| What is needed |
Quote only the lines from the top of the listing below down to and including the line with "Answer: -3393899372501/363211520 ≈ -9344.1".

▽

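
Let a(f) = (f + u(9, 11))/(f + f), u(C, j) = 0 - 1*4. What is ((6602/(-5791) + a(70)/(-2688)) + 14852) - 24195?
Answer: -3393899372501/363211520 ≈ -9344.1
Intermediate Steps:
u(C, j) = -4 (u(C, j) = 0 - 4 = -4)
a(f) = (-4 + f)/(2*f) (a(f) = (f - 4)/(f + f) = (-4 + f)/((2*f)) = (-4 + f)*(1/(2*f)) = (-4 + f)/(2*f))
((6602/(-5791) + a(70)/(-2688)) + 14852) - 24195 = ((6602/(-5791) + ((1/2)*(-4 + 70)/70)/(-2688)) + 14852) - 24195 = ((6602*(-1/5791) + ((1/2)*(1/70)*66)*(-1/2688)) + 14852) - 24195 = ((-6602/5791 + (33/70)*(-1/2688)) + 14852) - 24195 = ((-6602/5791 - 11/62720) + 14852) - 24195 = (-414141141/363211520 + 14852) - 24195 = 5394003353899/363211520 - 24195 = -3393899372501/363211520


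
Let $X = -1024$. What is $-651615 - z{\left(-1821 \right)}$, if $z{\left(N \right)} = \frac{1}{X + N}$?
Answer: $- \frac{1853844674}{2845} \approx -6.5162 \cdot 10^{5}$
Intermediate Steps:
$z{\left(N \right)} = \frac{1}{-1024 + N}$
$-651615 - z{\left(-1821 \right)} = -651615 - \frac{1}{-1024 - 1821} = -651615 - \frac{1}{-2845} = -651615 - - \frac{1}{2845} = -651615 + \frac{1}{2845} = - \frac{1853844674}{2845}$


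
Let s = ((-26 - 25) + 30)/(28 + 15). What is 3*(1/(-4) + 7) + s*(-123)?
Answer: 13815/172 ≈ 80.320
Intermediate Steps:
s = -21/43 (s = (-51 + 30)/43 = -21*1/43 = -21/43 ≈ -0.48837)
3*(1/(-4) + 7) + s*(-123) = 3*(1/(-4) + 7) - 21/43*(-123) = 3*(-1/4 + 7) + 2583/43 = 3*(27/4) + 2583/43 = 81/4 + 2583/43 = 13815/172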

△

| Task response |
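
Let a(f) = (f + u(9, 11))/(f + f), u(C, j) = 0 - 1*4. What is ((6602/(-5791) + a(70)/(-2688)) + 14852) - 24195?
Answer: -3393899372501/363211520 ≈ -9344.1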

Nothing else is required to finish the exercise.